Directions for this task – Write out all the entries below without any change.

Recorded information –

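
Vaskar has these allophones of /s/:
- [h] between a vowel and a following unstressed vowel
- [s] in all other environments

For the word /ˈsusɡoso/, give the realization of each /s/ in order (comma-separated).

[s], [s], [h]

Occurrence 1 (position 1): no conditioning environment matches → elsewhere allophone [s].
Occurrence 2 (position 3): no conditioning environment matches → elsewhere allophone [s].
Occurrence 3 (position 6): between a vowel and a following unstressed vowel → [h].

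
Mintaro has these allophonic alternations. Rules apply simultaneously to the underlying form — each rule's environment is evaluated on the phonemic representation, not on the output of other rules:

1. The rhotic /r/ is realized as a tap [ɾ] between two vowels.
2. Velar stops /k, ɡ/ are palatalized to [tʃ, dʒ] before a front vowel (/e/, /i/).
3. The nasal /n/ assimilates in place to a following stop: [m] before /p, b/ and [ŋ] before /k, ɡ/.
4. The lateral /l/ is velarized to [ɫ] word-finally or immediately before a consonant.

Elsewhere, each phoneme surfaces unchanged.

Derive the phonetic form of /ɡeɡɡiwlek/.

/ɡ/ — word-initial, before a front vowel — surfaces as [dʒ] (rule 2).
/e/ stays [e].
/ɡ/ (between /e/ and /ɡ/) fails the environment for rule 2, so it stays [ɡ].
/ɡ/ meets the environment for rule 2 (before a front vowel) → [dʒ].
/i/ (between /ɡ/ and /w/) is unaffected → [i].
/w/ (between /i/ and /l/): no rule targets it → [w].
/l/ (between /w/ and /e/) fails the environment for rule 4, so it stays [l].
/e/ — not in any rule's target class → [e].
/k/ (word-final) fails the environment for rule 2, so it stays [k].

[dʒeɡdʒiwlek]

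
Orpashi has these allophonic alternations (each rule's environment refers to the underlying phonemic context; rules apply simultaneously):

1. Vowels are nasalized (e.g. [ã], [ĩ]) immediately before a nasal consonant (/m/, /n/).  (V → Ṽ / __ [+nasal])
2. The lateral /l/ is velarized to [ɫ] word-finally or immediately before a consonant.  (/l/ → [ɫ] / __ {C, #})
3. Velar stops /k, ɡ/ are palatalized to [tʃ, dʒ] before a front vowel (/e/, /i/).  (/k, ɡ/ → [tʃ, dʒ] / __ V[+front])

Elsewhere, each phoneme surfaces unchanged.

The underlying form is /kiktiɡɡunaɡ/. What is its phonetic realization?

/k/ — word-initial, before a front vowel — surfaces as [tʃ] (rule 3).
/i/ (between /k/ and /k/) is in the target of rule 1 but the environment (before a nasal consonant) is not met → [i].
/k/ (between /i/ and /t/): rule 3 targets it, but not before a front vowel → unchanged [k].
/i/ (between /t/ and /ɡ/) fails the environment for rule 1, so it stays [i].
/ɡ/ — between /i/ and /ɡ/; rule 3 does not apply here → [ɡ].
/ɡ/ (between /ɡ/ and /u/): rule 3 targets it, but not before a front vowel → unchanged [ɡ].
/u/ (between /ɡ/ and /n/): before a nasal consonant, so rule 1 applies → [ũ].
/a/ (between /n/ and /ɡ/) fails the environment for rule 1, so it stays [a].
/ɡ/ (word-final): rule 3 targets it, but not before a front vowel → unchanged [ɡ].

[tʃiktiɡɡũnaɡ]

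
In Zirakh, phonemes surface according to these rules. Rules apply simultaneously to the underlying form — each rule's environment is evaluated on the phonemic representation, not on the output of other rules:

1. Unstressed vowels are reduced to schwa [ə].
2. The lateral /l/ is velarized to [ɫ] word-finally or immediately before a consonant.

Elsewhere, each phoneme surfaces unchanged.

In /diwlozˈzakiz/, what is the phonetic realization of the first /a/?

/a/ (between /z/ and /k/) fails the environment for rule 1, so it stays [a].

[a]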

Answer space –
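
Vaskar has these allophones of /s/:
- [h] between a vowel and a following unstressed vowel
- [s] in all other environments

For the word /ˈsusɡoso/, give the realization of each /s/ in order (comma-separated).

[s], [s], [h]

Occurrence 1 (position 1): no conditioning environment matches → elsewhere allophone [s].
Occurrence 2 (position 3): no conditioning environment matches → elsewhere allophone [s].
Occurrence 3 (position 6): between a vowel and a following unstressed vowel → [h].

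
Mintaro has these allophonic alternations. Rules apply simultaneously to the underlying form — each rule's environment is evaluated on the phonemic representation, not on the output of other rules:

1. The rhotic /r/ is realized as a tap [ɾ] between two vowels.
2. Velar stops /k, ɡ/ are palatalized to [tʃ, dʒ] before a front vowel (/e/, /i/).
3. The nasal /n/ assimilates in place to a following stop: [m] before /p, b/ and [ŋ] before /k, ɡ/.
4. The lateral /l/ is velarized to [ɫ] word-finally or immediately before a consonant.

Elsewhere, each phoneme surfaces unchanged.

Derive the phonetic form of /ɡeɡɡiwlek/.

/ɡ/ — word-initial, before a front vowel — surfaces as [dʒ] (rule 2).
/e/ stays [e].
/ɡ/ (between /e/ and /ɡ/) fails the environment for rule 2, so it stays [ɡ].
/ɡ/ meets the environment for rule 2 (before a front vowel) → [dʒ].
/i/ (between /ɡ/ and /w/) is unaffected → [i].
/w/ (between /i/ and /l/): no rule targets it → [w].
/l/ (between /w/ and /e/) fails the environment for rule 4, so it stays [l].
/e/ — not in any rule's target class → [e].
/k/ (word-final) fails the environment for rule 2, so it stays [k].

[dʒeɡdʒiwlek]

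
Orpashi has these allophonic alternations (each rule's environment refers to the underlying phonemic context; rules apply simultaneously):

1. Vowels are nasalized (e.g. [ã], [ĩ]) immediately before a nasal consonant (/m/, /n/).  (V → Ṽ / __ [+nasal])
2. The lateral /l/ is velarized to [ɫ] word-finally or immediately before a consonant.  (/l/ → [ɫ] / __ {C, #})
3. Velar stops /k, ɡ/ are palatalized to [tʃ, dʒ] before a front vowel (/e/, /i/).  (/k, ɡ/ → [tʃ, dʒ] / __ V[+front])

Elsewhere, each phoneme surfaces unchanged.

The underlying form is /kiktiɡɡunaɡ/. What is its phonetic realization?

/k/ — word-initial, before a front vowel — surfaces as [tʃ] (rule 3).
/i/ (between /k/ and /k/) is in the target of rule 1 but the environment (before a nasal consonant) is not met → [i].
/k/ (between /i/ and /t/): rule 3 targets it, but not before a front vowel → unchanged [k].
/i/ (between /t/ and /ɡ/) fails the environment for rule 1, so it stays [i].
/ɡ/ — between /i/ and /ɡ/; rule 3 does not apply here → [ɡ].
/ɡ/ (between /ɡ/ and /u/): rule 3 targets it, but not before a front vowel → unchanged [ɡ].
/u/ (between /ɡ/ and /n/): before a nasal consonant, so rule 1 applies → [ũ].
/a/ (between /n/ and /ɡ/) fails the environment for rule 1, so it stays [a].
/ɡ/ (word-final): rule 3 targets it, but not before a front vowel → unchanged [ɡ].

[tʃiktiɡɡũnaɡ]

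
In Zirakh, phonemes surface according to these rules. Rules apply simultaneously to the underlying form — each rule's environment is evaluated on the phonemic representation, not on the output of other rules:

1. Unstressed vowels are reduced to schwa [ə].
2. The lateral /l/ is velarized to [ɫ] word-finally or immediately before a consonant.

Elsewhere, each phoneme surfaces unchanged.

In /diwlozˈzakiz/, what is the phonetic realization of the first /a/?

/a/ (between /z/ and /k/) fails the environment for rule 1, so it stays [a].

[a]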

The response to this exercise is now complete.